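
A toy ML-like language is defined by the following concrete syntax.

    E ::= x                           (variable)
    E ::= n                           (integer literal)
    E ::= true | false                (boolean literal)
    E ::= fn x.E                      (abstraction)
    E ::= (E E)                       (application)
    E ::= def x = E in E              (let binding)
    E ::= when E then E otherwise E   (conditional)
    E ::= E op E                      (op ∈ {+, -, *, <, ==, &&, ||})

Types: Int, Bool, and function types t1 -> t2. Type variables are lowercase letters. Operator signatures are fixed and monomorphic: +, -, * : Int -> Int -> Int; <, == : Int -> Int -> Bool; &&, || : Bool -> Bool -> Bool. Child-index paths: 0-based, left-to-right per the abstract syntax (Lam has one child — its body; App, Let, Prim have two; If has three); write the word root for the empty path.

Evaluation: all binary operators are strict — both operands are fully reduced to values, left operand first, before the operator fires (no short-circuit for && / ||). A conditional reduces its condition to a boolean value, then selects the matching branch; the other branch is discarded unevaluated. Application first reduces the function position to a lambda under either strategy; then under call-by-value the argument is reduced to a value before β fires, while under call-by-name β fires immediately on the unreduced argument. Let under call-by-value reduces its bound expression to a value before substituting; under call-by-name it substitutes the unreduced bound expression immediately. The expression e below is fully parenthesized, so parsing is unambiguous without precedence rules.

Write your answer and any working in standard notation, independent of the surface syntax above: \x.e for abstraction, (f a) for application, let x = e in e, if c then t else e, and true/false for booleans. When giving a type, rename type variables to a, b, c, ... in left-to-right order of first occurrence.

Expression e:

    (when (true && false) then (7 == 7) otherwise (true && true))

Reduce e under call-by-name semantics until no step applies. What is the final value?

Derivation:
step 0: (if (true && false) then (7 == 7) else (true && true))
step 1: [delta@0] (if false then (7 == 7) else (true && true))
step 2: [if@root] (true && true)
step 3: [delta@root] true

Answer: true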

--

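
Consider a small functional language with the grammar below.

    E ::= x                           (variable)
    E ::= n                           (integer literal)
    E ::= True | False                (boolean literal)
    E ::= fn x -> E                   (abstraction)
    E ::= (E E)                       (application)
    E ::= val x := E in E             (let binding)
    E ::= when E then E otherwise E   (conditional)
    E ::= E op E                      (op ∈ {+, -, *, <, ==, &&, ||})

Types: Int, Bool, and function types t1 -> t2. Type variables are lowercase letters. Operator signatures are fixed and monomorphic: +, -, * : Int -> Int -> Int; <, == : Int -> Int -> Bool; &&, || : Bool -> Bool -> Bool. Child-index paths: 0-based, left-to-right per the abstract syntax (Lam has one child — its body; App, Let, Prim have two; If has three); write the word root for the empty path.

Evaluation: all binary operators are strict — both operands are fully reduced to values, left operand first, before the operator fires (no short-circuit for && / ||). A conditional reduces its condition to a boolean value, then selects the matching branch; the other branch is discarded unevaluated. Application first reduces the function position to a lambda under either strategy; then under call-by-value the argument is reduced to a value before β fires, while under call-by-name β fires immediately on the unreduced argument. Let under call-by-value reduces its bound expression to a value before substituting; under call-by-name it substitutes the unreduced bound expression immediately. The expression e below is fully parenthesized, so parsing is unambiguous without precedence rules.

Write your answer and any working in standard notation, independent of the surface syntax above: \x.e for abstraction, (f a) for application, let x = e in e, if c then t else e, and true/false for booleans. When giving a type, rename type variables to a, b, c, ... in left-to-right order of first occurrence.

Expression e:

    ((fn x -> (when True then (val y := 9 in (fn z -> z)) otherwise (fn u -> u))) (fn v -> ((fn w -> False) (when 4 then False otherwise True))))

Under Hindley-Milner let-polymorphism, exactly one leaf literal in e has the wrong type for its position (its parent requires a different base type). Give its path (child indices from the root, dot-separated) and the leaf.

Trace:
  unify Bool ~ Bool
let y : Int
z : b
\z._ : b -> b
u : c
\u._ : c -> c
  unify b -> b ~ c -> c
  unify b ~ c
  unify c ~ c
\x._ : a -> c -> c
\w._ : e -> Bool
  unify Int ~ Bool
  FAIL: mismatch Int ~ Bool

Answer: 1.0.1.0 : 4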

### Exercise requirements:
Each line in the data that holds the string "otherwise" needs to be copied.

### Result below:
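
    E ::= when E then E otherwise E   (conditional)
    (when (true && false) then (7 == 7) otherwise (true && true))
    E ::= when E then E otherwise E   (conditional)
    ((fn x -> (when True then (val y := 9 in (fn z -> z)) otherwise (fn u -> u))) (fn v -> ((fn w -> False) (when 4 then False otherwise True))))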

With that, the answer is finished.